-- Opening Marker --

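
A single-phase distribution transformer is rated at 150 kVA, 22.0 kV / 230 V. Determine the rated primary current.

I_p = S/V_p = 150000/22000 = 6.82 A.

I_p ≈ 6.82 A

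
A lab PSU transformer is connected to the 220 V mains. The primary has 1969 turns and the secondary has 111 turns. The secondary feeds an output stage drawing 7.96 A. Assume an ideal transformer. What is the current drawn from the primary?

I_p ≈ 0.449 A

For an ideal transformer I_p N_p = I_s N_s, so I_p = 7.96 × 111/1969 = 0.449 A.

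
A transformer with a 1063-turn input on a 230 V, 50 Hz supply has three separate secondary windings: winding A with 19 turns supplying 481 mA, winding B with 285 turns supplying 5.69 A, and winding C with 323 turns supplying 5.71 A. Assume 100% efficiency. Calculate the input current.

I_in ≈ 3.27 A

V_A = 230 × 19/1063 = 4.1110 V; V_B = 230 × 285/1063 = 61.665 V; V_C = 230 × 323/1063 = 69.887 V.
P_out = V_A I_A + V_B I_B + V_C I_C = 4.1110×0.481 + 61.665×5.69 + 69.887×5.71 = 1.9774 + 350.87 + 399.06 = 751.91 W.
Ideal ⇒ P_in = P_out, so I_in = P_out/V_in = 751.91/230 = 3.27 A.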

-- Closing Marker --

(What you need to do)
Set down only the lines from the line with "A lab PSU transformer" through the last line of the data above, keeping both the first and the last.

(Answer to this problem)
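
A lab PSU transformer is connected to the 220 V mains. The primary has 1969 turns and the secondary has 111 turns. The secondary feeds an output stage drawing 7.96 A. Assume an ideal transformer. What is the current drawn from the primary?

I_p ≈ 0.449 A

For an ideal transformer I_p N_p = I_s N_s, so I_p = 7.96 × 111/1969 = 0.449 A.

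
A transformer with a 1063-turn input on a 230 V, 50 Hz supply has three separate secondary windings: winding A with 19 turns supplying 481 mA, winding B with 285 turns supplying 5.69 A, and winding C with 323 turns supplying 5.71 A. Assume 100% efficiency. Calculate the input current.

I_in ≈ 3.27 A

V_A = 230 × 19/1063 = 4.1110 V; V_B = 230 × 285/1063 = 61.665 V; V_C = 230 × 323/1063 = 69.887 V.
P_out = V_A I_A + V_B I_B + V_C I_C = 4.1110×0.481 + 61.665×5.69 + 69.887×5.71 = 1.9774 + 350.87 + 399.06 = 751.91 W.
Ideal ⇒ P_in = P_out, so I_in = P_out/V_in = 751.91/230 = 3.27 A.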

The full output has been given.